■ **Task objective**: Print word for word the first line of the records below and every following line through the one containing "Work to 4 decimal"; print nothing else.

■ **Extracted information**:
* * * * * * * * *

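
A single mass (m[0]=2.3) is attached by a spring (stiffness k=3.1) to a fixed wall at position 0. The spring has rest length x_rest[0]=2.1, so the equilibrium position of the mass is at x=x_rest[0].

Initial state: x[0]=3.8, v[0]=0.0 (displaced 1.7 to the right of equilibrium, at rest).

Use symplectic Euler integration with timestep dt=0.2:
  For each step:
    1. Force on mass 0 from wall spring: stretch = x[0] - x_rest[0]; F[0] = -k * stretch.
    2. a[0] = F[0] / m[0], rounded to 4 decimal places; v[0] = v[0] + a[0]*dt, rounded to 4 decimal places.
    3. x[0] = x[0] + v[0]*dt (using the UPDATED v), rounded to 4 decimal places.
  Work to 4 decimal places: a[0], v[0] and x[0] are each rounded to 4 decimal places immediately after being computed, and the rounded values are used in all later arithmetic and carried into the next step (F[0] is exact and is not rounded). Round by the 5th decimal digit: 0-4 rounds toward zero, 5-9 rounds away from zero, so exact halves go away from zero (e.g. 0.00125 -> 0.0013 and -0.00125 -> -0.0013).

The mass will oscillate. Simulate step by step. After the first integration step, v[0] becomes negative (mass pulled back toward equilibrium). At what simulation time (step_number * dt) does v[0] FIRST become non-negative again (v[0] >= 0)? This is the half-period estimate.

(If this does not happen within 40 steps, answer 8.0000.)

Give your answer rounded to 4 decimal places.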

* * * * * * * * *

■ **Answer section**:
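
A single mass (m[0]=2.3) is attached by a spring (stiffness k=3.1) to a fixed wall at position 0. The spring has rest length x_rest[0]=2.1, so the equilibrium position of the mass is at x=x_rest[0].

Initial state: x[0]=3.8, v[0]=0.0 (displaced 1.7 to the right of equilibrium, at rest).

Use symplectic Euler integration with timestep dt=0.2:
  For each step:
    1. Force on mass 0 from wall spring: stretch = x[0] - x_rest[0]; F[0] = -k * stretch.
    2. a[0] = F[0] / m[0], rounded to 4 decimal places; v[0] = v[0] + a[0]*dt, rounded to 4 decimal places.
    3. x[0] = x[0] + v[0]*dt (using the UPDATED v), rounded to 4 decimal places.
  Work to 4 decimal places: a[0], v[0] and x[0] are each rounded to 4 decimal places immediately after being computed, and the rounded values are used in all later arithmetic and carried into the next step (F[0] is exact and is not rounded). Round by the 5th decimal digit: 0-4 rounds toward zero, 5-9 rounds away from zero, so exact halves go away from zero (e.g. 0.00125 -> 0.0013 and -0.00125 -> -0.0013).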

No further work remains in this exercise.